_Stored data entries:_
◆ ◆ ◆ ◆ ◆ ◆ ◆

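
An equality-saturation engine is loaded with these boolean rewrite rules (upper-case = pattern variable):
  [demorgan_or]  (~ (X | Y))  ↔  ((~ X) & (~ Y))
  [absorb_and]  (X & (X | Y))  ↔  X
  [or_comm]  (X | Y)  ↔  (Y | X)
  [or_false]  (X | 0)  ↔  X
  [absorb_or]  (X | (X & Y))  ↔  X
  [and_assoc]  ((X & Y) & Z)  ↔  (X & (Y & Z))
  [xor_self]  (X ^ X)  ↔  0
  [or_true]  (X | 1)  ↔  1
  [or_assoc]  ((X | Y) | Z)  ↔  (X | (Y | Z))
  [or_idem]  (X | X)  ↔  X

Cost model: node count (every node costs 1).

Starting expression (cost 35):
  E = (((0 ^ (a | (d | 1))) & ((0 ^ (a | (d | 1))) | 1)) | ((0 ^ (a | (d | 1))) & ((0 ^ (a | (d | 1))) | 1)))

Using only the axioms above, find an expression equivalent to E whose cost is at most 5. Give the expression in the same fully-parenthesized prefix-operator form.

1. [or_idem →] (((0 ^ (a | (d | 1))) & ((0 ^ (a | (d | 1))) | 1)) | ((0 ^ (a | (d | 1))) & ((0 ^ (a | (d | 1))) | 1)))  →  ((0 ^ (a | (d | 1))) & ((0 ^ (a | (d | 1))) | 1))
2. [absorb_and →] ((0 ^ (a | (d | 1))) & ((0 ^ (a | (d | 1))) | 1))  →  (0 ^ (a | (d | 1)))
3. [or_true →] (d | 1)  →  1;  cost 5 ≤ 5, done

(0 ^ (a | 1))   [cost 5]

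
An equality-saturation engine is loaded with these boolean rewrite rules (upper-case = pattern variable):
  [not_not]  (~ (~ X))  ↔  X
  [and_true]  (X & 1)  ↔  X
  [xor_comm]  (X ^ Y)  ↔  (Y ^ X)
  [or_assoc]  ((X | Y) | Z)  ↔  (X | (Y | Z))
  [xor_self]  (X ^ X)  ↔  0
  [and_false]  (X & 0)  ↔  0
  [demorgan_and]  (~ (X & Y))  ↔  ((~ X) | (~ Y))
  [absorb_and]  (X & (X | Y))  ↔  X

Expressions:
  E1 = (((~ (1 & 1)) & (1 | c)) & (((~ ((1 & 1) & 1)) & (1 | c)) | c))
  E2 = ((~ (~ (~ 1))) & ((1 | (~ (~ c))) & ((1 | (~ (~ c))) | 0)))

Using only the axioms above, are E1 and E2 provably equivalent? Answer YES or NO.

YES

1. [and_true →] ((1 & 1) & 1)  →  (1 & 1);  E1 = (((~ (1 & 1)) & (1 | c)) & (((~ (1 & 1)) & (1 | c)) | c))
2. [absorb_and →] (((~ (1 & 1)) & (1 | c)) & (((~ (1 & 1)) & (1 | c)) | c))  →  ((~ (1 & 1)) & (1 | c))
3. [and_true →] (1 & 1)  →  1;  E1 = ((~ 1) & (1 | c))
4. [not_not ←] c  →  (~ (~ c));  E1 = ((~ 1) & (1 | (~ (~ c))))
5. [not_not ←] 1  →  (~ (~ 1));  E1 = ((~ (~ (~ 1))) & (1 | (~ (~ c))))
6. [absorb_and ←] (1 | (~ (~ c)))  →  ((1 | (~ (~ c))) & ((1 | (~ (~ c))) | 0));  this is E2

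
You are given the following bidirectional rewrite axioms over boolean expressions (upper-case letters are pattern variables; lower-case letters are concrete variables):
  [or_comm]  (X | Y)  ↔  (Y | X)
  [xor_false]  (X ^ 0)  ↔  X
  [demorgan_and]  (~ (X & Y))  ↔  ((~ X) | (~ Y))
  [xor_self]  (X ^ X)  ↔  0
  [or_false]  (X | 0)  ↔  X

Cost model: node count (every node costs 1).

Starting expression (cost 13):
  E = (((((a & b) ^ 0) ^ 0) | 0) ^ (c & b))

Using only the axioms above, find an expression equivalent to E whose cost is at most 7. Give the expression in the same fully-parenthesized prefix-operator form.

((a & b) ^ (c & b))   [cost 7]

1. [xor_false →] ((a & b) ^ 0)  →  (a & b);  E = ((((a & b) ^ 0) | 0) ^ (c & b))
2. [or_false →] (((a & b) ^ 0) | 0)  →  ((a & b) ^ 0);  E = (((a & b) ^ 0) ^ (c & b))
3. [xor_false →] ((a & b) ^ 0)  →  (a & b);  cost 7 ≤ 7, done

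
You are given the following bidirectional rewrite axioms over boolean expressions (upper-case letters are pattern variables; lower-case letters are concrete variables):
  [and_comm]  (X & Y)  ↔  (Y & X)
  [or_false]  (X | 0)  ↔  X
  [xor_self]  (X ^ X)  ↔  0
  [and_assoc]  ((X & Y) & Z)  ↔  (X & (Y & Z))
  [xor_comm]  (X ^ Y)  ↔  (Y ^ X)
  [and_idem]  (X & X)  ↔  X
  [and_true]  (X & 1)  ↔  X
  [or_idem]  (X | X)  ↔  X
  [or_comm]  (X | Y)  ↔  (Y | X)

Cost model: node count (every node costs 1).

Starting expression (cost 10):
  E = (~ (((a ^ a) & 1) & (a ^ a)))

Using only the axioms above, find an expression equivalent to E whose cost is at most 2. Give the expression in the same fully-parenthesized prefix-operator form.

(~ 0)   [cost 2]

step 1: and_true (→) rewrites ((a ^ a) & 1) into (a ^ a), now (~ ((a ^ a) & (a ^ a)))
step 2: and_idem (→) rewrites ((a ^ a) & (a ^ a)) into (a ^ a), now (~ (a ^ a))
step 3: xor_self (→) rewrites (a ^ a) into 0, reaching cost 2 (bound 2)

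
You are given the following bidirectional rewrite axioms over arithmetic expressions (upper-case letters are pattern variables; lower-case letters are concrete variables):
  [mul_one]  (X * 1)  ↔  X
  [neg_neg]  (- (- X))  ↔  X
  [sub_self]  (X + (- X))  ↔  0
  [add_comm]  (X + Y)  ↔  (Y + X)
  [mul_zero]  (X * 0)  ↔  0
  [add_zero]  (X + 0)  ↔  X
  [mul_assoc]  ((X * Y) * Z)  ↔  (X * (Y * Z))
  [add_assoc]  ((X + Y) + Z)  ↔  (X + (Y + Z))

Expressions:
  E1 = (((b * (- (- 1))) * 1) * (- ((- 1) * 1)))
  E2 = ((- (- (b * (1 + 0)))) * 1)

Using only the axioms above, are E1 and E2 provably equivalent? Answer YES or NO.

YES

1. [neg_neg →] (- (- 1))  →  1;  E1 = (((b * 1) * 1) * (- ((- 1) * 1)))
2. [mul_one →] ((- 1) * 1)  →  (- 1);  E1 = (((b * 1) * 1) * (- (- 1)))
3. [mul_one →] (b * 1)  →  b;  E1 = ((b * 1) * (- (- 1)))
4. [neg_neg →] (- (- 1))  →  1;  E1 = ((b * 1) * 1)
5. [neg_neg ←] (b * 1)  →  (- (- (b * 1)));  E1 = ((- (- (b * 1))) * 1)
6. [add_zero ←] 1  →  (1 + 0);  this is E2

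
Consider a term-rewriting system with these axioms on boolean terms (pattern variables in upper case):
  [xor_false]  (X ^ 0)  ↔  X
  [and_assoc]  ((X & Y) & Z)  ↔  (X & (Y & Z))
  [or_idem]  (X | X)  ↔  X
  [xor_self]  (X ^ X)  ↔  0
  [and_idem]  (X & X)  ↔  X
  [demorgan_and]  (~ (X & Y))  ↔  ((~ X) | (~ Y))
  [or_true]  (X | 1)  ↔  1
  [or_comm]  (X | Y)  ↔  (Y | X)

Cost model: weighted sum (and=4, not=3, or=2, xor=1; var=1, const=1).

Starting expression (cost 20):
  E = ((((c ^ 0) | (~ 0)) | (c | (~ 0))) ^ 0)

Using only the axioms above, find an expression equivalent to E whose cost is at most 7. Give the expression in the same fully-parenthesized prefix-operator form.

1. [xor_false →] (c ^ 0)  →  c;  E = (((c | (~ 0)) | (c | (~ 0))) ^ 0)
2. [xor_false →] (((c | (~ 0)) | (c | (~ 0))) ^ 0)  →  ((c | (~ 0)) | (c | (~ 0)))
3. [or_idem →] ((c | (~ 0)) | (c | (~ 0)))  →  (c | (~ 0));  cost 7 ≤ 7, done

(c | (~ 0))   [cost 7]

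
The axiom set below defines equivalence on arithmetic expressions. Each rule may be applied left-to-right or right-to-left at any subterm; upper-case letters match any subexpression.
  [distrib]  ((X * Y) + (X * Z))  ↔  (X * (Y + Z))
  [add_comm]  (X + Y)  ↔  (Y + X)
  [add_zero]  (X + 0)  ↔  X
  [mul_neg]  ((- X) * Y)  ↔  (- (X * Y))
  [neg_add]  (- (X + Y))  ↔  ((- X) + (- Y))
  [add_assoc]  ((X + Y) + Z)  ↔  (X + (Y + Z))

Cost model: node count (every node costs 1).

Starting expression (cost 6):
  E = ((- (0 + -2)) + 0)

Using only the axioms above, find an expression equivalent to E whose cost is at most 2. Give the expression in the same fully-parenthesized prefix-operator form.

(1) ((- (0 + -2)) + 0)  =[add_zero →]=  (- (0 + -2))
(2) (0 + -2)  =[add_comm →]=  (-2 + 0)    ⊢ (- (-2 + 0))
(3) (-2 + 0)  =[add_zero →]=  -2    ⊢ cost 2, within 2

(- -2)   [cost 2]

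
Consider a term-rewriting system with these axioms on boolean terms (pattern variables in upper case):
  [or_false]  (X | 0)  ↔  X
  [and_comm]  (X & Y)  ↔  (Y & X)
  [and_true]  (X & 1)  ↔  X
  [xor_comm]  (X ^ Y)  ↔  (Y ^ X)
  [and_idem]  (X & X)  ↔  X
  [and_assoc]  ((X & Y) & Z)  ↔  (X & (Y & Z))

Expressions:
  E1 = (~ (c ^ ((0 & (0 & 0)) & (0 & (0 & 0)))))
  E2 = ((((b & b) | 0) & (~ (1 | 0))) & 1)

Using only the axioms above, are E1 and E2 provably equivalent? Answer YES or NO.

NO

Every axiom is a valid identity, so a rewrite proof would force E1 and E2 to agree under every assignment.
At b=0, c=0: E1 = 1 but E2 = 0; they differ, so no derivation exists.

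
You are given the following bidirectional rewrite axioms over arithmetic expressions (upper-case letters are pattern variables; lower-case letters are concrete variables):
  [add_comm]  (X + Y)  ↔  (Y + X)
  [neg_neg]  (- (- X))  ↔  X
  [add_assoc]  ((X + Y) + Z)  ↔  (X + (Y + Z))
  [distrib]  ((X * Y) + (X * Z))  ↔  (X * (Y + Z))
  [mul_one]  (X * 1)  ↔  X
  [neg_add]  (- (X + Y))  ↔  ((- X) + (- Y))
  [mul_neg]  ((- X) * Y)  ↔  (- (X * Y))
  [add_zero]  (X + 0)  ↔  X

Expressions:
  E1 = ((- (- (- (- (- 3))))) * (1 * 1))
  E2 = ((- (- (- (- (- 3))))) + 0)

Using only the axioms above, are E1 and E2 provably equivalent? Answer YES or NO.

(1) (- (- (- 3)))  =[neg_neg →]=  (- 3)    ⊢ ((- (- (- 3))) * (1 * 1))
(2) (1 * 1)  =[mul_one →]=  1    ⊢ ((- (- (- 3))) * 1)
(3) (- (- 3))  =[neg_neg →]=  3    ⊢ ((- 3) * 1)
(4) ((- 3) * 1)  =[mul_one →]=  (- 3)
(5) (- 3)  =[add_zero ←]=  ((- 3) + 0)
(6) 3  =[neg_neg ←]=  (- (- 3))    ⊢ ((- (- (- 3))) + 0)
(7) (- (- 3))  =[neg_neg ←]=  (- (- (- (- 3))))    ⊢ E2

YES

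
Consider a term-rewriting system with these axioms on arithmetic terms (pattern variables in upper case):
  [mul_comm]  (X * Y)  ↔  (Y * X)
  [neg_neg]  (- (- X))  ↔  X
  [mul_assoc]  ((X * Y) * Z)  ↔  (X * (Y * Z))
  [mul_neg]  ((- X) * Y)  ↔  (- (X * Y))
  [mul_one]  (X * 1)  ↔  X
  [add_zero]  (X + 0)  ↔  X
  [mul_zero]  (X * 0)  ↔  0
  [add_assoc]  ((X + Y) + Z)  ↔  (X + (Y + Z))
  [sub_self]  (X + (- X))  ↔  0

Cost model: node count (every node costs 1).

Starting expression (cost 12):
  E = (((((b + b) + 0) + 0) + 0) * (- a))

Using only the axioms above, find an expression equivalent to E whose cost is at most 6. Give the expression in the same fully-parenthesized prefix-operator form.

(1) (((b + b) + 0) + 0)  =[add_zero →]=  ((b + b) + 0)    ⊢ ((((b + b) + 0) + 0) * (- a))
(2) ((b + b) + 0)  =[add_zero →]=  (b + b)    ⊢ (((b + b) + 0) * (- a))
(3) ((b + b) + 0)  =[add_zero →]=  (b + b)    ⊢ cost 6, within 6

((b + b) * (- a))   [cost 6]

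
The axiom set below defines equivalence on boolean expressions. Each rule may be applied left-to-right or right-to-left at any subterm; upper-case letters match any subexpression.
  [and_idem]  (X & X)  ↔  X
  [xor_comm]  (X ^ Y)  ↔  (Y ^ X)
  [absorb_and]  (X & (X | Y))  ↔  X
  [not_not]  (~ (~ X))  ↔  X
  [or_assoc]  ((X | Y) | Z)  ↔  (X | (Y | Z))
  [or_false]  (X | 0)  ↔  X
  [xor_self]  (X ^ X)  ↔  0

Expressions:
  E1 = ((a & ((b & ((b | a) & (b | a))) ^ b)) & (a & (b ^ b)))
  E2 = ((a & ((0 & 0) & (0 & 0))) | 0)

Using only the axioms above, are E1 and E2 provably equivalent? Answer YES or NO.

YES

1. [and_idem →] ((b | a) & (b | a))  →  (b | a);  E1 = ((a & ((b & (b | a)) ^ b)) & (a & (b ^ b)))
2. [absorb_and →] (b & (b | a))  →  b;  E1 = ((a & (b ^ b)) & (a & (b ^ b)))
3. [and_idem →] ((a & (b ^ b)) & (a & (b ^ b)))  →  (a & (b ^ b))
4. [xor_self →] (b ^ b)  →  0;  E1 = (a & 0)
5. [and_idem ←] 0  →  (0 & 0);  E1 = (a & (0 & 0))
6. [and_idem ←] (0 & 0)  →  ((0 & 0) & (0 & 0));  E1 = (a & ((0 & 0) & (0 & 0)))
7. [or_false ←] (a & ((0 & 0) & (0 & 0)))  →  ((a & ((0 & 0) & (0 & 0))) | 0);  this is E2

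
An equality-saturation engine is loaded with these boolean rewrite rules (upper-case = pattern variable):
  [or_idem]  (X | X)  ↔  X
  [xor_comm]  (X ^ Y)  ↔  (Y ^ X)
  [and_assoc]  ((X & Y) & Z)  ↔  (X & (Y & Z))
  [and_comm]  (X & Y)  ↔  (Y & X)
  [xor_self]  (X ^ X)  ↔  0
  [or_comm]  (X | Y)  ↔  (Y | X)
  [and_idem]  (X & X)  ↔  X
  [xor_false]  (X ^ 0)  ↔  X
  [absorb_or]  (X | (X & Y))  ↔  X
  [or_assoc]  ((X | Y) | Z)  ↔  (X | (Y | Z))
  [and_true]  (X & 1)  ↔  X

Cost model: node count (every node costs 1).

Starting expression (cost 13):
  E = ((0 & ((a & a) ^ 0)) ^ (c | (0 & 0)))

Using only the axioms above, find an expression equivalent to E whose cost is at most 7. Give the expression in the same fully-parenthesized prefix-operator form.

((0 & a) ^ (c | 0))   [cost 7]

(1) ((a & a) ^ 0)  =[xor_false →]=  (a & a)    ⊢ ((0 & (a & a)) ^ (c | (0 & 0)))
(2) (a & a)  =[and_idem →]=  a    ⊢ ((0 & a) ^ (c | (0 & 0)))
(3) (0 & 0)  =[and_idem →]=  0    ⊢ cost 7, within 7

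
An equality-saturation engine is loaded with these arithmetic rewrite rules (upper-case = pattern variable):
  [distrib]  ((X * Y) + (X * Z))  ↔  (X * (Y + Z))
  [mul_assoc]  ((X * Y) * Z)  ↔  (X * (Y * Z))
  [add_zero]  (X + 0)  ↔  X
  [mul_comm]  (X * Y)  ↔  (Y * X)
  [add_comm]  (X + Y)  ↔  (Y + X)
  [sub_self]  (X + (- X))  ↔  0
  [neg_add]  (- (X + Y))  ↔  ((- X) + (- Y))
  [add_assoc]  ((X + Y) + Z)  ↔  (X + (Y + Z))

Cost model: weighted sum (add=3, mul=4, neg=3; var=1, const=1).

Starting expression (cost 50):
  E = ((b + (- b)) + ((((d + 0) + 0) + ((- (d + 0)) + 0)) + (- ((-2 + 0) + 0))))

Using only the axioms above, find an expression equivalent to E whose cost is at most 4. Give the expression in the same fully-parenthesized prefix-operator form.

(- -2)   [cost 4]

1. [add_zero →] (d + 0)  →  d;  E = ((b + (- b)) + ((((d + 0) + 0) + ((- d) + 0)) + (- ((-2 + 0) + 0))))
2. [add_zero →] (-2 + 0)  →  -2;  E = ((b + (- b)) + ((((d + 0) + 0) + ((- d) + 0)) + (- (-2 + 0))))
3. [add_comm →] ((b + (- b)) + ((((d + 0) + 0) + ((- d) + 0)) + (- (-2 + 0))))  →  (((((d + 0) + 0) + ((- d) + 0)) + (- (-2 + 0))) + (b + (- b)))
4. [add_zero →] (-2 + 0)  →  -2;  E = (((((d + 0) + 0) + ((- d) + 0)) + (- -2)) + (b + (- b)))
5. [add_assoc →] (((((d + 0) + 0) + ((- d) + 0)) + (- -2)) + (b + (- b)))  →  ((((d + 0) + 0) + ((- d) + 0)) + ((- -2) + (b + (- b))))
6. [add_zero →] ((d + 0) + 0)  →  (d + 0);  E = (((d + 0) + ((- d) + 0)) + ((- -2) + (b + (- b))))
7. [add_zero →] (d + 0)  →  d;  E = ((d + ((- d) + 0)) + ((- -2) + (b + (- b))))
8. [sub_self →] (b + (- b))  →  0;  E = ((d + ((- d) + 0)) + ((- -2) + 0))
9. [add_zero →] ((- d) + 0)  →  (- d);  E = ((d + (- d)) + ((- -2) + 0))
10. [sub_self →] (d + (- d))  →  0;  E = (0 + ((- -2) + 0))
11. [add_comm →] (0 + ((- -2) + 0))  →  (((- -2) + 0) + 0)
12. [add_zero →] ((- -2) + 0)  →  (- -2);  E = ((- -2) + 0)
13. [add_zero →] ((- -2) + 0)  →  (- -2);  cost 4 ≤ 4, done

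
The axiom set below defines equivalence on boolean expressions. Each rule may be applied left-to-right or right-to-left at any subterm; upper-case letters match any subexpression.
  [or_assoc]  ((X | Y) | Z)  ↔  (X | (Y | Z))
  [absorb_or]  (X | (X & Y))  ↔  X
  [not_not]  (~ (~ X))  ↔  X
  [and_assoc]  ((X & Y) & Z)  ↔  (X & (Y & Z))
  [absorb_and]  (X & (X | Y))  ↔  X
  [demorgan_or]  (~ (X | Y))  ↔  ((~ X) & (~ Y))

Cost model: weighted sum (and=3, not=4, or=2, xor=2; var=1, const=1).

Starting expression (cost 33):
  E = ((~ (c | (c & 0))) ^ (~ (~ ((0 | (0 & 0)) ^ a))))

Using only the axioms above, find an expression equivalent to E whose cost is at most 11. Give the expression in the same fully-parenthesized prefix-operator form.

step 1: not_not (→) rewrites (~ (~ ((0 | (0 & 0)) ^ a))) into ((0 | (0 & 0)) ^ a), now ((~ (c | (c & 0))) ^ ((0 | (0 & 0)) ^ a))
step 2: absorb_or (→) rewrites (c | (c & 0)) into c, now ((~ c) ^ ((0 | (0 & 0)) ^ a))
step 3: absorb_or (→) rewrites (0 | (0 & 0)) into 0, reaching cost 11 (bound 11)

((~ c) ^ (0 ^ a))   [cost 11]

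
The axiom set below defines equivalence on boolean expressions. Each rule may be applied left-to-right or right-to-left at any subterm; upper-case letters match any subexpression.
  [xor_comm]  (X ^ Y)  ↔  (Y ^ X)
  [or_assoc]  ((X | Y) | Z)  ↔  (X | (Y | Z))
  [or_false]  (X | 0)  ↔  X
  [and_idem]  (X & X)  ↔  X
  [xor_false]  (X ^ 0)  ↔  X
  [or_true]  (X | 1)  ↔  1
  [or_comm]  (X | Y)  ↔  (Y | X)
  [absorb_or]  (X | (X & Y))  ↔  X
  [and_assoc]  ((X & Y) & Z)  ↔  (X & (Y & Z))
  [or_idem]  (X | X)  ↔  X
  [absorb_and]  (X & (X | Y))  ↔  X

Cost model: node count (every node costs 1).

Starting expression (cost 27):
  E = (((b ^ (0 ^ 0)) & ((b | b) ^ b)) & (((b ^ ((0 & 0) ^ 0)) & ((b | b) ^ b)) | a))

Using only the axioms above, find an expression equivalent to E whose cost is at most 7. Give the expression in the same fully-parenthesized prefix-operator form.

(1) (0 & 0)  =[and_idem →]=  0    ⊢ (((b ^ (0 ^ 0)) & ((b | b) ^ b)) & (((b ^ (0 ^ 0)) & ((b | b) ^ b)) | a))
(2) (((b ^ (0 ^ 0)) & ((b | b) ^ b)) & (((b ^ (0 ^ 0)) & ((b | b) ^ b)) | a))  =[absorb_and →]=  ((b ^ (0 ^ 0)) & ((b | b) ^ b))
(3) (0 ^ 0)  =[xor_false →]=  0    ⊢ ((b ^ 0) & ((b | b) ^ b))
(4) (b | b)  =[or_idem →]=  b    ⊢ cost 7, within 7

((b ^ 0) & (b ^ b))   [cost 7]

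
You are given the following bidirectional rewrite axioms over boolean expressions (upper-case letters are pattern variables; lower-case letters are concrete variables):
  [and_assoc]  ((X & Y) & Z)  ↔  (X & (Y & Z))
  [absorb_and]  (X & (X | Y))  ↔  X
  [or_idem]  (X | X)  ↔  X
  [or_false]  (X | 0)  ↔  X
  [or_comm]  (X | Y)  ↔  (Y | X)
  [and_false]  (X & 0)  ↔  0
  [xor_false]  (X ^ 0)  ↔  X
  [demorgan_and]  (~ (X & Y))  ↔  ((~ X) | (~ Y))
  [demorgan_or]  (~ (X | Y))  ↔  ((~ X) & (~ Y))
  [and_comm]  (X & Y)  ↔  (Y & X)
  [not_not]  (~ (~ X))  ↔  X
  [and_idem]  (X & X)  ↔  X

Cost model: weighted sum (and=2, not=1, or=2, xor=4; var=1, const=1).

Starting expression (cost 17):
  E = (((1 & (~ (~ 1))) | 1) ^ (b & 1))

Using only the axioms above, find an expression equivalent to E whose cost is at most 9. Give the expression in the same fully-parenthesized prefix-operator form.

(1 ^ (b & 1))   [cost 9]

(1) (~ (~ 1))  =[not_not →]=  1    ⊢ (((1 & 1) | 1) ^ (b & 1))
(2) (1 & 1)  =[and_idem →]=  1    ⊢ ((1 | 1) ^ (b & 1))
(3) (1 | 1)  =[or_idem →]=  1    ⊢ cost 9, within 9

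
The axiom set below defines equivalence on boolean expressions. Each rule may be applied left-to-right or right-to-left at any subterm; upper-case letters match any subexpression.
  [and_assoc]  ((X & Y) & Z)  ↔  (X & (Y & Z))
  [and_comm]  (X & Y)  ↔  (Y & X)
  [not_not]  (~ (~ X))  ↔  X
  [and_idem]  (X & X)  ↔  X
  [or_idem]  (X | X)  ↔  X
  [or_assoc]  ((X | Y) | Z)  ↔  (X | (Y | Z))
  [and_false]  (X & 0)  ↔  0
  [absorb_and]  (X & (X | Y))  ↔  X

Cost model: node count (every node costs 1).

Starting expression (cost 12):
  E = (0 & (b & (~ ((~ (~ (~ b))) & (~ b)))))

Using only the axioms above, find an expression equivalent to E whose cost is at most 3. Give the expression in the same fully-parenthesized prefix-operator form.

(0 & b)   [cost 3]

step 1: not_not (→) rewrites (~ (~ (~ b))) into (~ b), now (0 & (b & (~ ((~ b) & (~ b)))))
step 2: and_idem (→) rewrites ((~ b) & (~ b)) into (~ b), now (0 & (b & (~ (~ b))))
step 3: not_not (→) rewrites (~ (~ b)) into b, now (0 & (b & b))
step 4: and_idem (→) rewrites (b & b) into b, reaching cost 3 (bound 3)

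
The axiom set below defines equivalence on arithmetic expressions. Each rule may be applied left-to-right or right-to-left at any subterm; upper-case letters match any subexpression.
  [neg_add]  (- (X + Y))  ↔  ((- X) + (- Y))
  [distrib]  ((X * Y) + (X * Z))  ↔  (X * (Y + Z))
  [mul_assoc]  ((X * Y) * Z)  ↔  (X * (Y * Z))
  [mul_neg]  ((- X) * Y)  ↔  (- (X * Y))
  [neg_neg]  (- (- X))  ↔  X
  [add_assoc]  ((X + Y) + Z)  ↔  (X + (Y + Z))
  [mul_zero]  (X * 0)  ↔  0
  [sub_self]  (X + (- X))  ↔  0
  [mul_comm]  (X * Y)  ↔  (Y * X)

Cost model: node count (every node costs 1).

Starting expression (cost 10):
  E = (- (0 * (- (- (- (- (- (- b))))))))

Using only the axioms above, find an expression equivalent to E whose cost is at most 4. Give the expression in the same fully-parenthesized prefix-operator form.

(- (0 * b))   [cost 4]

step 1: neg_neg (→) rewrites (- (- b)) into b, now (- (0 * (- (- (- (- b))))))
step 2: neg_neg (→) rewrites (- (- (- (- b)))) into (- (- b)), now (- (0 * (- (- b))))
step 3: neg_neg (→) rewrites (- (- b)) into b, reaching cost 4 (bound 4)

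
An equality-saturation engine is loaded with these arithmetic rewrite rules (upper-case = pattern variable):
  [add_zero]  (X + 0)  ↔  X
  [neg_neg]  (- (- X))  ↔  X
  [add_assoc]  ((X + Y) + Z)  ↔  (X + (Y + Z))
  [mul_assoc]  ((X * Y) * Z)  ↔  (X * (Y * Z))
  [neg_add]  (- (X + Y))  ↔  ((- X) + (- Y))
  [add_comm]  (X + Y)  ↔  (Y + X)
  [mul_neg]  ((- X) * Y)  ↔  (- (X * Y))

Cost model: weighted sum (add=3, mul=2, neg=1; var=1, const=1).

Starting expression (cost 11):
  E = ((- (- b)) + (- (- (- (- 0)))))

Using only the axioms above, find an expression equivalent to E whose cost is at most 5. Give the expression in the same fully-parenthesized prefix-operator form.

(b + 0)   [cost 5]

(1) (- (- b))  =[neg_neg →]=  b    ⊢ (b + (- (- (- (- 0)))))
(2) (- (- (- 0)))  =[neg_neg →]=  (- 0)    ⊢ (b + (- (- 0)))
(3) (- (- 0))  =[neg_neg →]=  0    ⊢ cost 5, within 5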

◆ ◆ ◆ ◆ ◆ ◆ ◆

_WHAT YOU WILL DO:_
Return a copy of each line in the entries that carries the string "const".

_ANSWER TO THIS EXERCISE:_
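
Cost model: weighted sum (and=4, not=3, or=2, xor=1; var=1, const=1).
Cost model: weighted sum (add=3, mul=4, neg=3; var=1, const=1).
Cost model: weighted sum (and=3, not=4, or=2, xor=2; var=1, const=1).
Cost model: weighted sum (and=2, not=1, or=2, xor=4; var=1, const=1).
Cost model: weighted sum (add=3, mul=2, neg=1; var=1, const=1).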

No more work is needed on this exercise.